# Data entries
--------------------

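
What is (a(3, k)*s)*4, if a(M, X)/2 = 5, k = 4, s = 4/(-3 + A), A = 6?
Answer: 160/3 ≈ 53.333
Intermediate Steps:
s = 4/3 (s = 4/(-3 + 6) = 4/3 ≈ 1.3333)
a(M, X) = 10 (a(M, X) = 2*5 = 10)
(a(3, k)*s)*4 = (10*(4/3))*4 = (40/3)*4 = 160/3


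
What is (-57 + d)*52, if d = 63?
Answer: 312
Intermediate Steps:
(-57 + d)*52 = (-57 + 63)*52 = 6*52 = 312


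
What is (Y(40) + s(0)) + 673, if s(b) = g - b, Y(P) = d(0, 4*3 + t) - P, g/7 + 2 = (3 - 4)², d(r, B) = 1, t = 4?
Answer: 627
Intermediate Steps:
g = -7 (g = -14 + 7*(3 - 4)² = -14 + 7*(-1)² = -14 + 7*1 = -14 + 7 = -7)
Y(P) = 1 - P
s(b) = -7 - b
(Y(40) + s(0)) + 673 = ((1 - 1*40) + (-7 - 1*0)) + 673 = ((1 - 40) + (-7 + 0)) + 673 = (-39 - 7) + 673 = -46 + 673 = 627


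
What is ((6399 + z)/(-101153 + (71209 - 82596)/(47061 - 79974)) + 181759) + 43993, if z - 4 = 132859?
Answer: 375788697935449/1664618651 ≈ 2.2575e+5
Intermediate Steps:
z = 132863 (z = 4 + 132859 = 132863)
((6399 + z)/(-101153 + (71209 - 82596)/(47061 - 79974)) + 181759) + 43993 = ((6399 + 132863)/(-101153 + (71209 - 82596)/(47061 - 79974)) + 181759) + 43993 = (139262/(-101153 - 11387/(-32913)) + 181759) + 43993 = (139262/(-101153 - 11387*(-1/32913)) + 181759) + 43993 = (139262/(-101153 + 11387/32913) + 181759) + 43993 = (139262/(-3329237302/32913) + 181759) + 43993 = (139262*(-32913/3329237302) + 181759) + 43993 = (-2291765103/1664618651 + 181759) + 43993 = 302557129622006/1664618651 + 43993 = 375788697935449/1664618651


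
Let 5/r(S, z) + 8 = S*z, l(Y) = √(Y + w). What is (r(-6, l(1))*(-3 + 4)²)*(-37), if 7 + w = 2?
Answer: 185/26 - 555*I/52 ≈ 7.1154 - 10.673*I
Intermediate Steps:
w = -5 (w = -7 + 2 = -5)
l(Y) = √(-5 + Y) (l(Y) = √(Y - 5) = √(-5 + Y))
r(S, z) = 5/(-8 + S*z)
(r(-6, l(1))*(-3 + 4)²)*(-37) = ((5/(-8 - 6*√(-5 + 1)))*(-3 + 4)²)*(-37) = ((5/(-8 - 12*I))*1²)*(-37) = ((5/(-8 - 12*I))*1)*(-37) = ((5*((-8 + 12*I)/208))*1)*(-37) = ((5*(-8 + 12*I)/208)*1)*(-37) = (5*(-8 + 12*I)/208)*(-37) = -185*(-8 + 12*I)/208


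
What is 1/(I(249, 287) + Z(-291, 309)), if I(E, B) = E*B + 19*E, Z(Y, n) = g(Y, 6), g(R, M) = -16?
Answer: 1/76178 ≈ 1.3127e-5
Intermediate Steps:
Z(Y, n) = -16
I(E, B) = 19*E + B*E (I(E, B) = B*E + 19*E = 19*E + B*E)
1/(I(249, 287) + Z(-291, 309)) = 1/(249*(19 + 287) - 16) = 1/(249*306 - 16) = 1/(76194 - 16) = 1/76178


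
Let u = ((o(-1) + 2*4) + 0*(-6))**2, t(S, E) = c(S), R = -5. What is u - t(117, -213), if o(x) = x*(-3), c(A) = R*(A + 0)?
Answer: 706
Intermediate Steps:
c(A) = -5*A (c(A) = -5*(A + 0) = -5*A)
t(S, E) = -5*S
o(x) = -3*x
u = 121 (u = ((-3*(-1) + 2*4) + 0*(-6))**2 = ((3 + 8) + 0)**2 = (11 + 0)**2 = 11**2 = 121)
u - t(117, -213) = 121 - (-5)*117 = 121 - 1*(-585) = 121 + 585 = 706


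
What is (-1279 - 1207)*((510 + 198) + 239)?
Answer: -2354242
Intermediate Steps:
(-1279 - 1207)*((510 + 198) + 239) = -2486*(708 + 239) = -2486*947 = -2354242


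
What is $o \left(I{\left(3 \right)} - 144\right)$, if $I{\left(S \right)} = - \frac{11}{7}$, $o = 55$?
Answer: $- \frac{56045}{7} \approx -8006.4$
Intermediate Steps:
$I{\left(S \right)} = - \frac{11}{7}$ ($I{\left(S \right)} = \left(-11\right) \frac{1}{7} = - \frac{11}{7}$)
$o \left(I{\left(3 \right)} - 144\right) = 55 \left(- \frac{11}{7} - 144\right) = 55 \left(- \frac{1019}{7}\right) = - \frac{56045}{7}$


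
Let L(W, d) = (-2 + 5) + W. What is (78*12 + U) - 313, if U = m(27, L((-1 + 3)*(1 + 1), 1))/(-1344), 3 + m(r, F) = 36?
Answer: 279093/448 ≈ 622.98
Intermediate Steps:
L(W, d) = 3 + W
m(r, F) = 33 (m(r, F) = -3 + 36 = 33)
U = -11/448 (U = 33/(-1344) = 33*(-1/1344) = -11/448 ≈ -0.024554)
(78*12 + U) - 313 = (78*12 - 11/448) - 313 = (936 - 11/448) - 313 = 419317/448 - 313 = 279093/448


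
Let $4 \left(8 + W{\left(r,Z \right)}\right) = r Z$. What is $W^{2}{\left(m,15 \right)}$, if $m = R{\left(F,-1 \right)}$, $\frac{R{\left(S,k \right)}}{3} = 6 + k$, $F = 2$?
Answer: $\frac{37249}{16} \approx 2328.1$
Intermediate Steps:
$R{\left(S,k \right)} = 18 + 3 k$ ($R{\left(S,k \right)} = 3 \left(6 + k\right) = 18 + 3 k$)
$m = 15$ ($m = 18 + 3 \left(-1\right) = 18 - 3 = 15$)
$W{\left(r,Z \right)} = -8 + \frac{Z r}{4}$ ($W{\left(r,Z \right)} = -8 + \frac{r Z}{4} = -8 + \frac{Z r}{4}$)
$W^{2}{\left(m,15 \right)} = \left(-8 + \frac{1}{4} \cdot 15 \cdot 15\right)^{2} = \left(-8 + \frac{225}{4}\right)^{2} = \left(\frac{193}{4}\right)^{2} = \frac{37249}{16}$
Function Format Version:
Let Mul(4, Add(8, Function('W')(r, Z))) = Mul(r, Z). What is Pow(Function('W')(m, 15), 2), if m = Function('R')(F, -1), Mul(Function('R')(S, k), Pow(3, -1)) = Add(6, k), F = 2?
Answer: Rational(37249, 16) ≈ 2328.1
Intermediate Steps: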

--------------------

# Work instruction
Having read the records above, print them out again exactly.

# Answer to this problem
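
What is (a(3, k)*s)*4, if a(M, X)/2 = 5, k = 4, s = 4/(-3 + A), A = 6?
Answer: 160/3 ≈ 53.333
Intermediate Steps:
s = 4/3 (s = 4/(-3 + 6) = 4/3 ≈ 1.3333)
a(M, X) = 10 (a(M, X) = 2*5 = 10)
(a(3, k)*s)*4 = (10*(4/3))*4 = (40/3)*4 = 160/3


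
What is (-57 + d)*52, if d = 63?
Answer: 312
Intermediate Steps:
(-57 + d)*52 = (-57 + 63)*52 = 6*52 = 312


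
What is (Y(40) + s(0)) + 673, if s(b) = g - b, Y(P) = d(0, 4*3 + t) - P, g/7 + 2 = (3 - 4)², d(r, B) = 1, t = 4?
Answer: 627
Intermediate Steps:
g = -7 (g = -14 + 7*(3 - 4)² = -14 + 7*(-1)² = -14 + 7*1 = -14 + 7 = -7)
Y(P) = 1 - P
s(b) = -7 - b
(Y(40) + s(0)) + 673 = ((1 - 1*40) + (-7 - 1*0)) + 673 = ((1 - 40) + (-7 + 0)) + 673 = (-39 - 7) + 673 = -46 + 673 = 627


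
What is ((6399 + z)/(-101153 + (71209 - 82596)/(47061 - 79974)) + 181759) + 43993, if z - 4 = 132859?
Answer: 375788697935449/1664618651 ≈ 2.2575e+5
Intermediate Steps:
z = 132863 (z = 4 + 132859 = 132863)
((6399 + z)/(-101153 + (71209 - 82596)/(47061 - 79974)) + 181759) + 43993 = ((6399 + 132863)/(-101153 + (71209 - 82596)/(47061 - 79974)) + 181759) + 43993 = (139262/(-101153 - 11387/(-32913)) + 181759) + 43993 = (139262/(-101153 - 11387*(-1/32913)) + 181759) + 43993 = (139262/(-101153 + 11387/32913) + 181759) + 43993 = (139262/(-3329237302/32913) + 181759) + 43993 = (139262*(-32913/3329237302) + 181759) + 43993 = (-2291765103/1664618651 + 181759) + 43993 = 302557129622006/1664618651 + 43993 = 375788697935449/1664618651


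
Let 5/r(S, z) + 8 = S*z, l(Y) = √(Y + w). What is (r(-6, l(1))*(-3 + 4)²)*(-37), if 7 + w = 2?
Answer: 185/26 - 555*I/52 ≈ 7.1154 - 10.673*I
Intermediate Steps:
w = -5 (w = -7 + 2 = -5)
l(Y) = √(-5 + Y) (l(Y) = √(Y - 5) = √(-5 + Y))
r(S, z) = 5/(-8 + S*z)
(r(-6, l(1))*(-3 + 4)²)*(-37) = ((5/(-8 - 6*√(-5 + 1)))*(-3 + 4)²)*(-37) = ((5/(-8 - 12*I))*1²)*(-37) = ((5/(-8 - 12*I))*1)*(-37) = ((5*((-8 + 12*I)/208))*1)*(-37) = ((5*(-8 + 12*I)/208)*1)*(-37) = (5*(-8 + 12*I)/208)*(-37) = -185*(-8 + 12*I)/208


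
What is 1/(I(249, 287) + Z(-291, 309)), if I(E, B) = E*B + 19*E, Z(Y, n) = g(Y, 6), g(R, M) = -16?
Answer: 1/76178 ≈ 1.3127e-5
Intermediate Steps:
Z(Y, n) = -16
I(E, B) = 19*E + B*E (I(E, B) = B*E + 19*E = 19*E + B*E)
1/(I(249, 287) + Z(-291, 309)) = 1/(249*(19 + 287) - 16) = 1/(249*306 - 16) = 1/(76194 - 16) = 1/76178


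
Let u = ((o(-1) + 2*4) + 0*(-6))**2, t(S, E) = c(S), R = -5. What is u - t(117, -213), if o(x) = x*(-3), c(A) = R*(A + 0)?
Answer: 706
Intermediate Steps:
c(A) = -5*A (c(A) = -5*(A + 0) = -5*A)
t(S, E) = -5*S
o(x) = -3*x
u = 121 (u = ((-3*(-1) + 2*4) + 0*(-6))**2 = ((3 + 8) + 0)**2 = (11 + 0)**2 = 11**2 = 121)
u - t(117, -213) = 121 - (-5)*117 = 121 - 1*(-585) = 121 + 585 = 706


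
What is (-1279 - 1207)*((510 + 198) + 239)?
Answer: -2354242
Intermediate Steps:
(-1279 - 1207)*((510 + 198) + 239) = -2486*(708 + 239) = -2486*947 = -2354242


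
What is $o \left(I{\left(3 \right)} - 144\right)$, if $I{\left(S \right)} = - \frac{11}{7}$, $o = 55$?
Answer: $- \frac{56045}{7} \approx -8006.4$
Intermediate Steps:
$I{\left(S \right)} = - \frac{11}{7}$ ($I{\left(S \right)} = \left(-11\right) \frac{1}{7} = - \frac{11}{7}$)
$o \left(I{\left(3 \right)} - 144\right) = 55 \left(- \frac{11}{7} - 144\right) = 55 \left(- \frac{1019}{7}\right) = - \frac{56045}{7}$


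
Let L(W, d) = (-2 + 5) + W. What is (78*12 + U) - 313, if U = m(27, L((-1 + 3)*(1 + 1), 1))/(-1344), 3 + m(r, F) = 36?
Answer: 279093/448 ≈ 622.98
Intermediate Steps:
L(W, d) = 3 + W
m(r, F) = 33 (m(r, F) = -3 + 36 = 33)
U = -11/448 (U = 33/(-1344) = 33*(-1/1344) = -11/448 ≈ -0.024554)
(78*12 + U) - 313 = (78*12 - 11/448) - 313 = (936 - 11/448) - 313 = 419317/448 - 313 = 279093/448


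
Let $4 \left(8 + W{\left(r,Z \right)}\right) = r Z$. What is $W^{2}{\left(m,15 \right)}$, if $m = R{\left(F,-1 \right)}$, $\frac{R{\left(S,k \right)}}{3} = 6 + k$, $F = 2$?
Answer: $\frac{37249}{16} \approx 2328.1$
Intermediate Steps:
$R{\left(S,k \right)} = 18 + 3 k$ ($R{\left(S,k \right)} = 3 \left(6 + k\right) = 18 + 3 k$)
$m = 15$ ($m = 18 + 3 \left(-1\right) = 18 - 3 = 15$)
$W{\left(r,Z \right)} = -8 + \frac{Z r}{4}$ ($W{\left(r,Z \right)} = -8 + \frac{r Z}{4} = -8 + \frac{Z r}{4}$)
$W^{2}{\left(m,15 \right)} = \left(-8 + \frac{1}{4} \cdot 15 \cdot 15\right)^{2} = \left(-8 + \frac{225}{4}\right)^{2} = \left(\frac{193}{4}\right)^{2} = \frac{37249}{16}$
Function Format Version:
Let Mul(4, Add(8, Function('W')(r, Z))) = Mul(r, Z). What is Pow(Function('W')(m, 15), 2), if m = Function('R')(F, -1), Mul(Function('R')(S, k), Pow(3, -1)) = Add(6, k), F = 2?
Answer: Rational(37249, 16) ≈ 2328.1
Intermediate Steps: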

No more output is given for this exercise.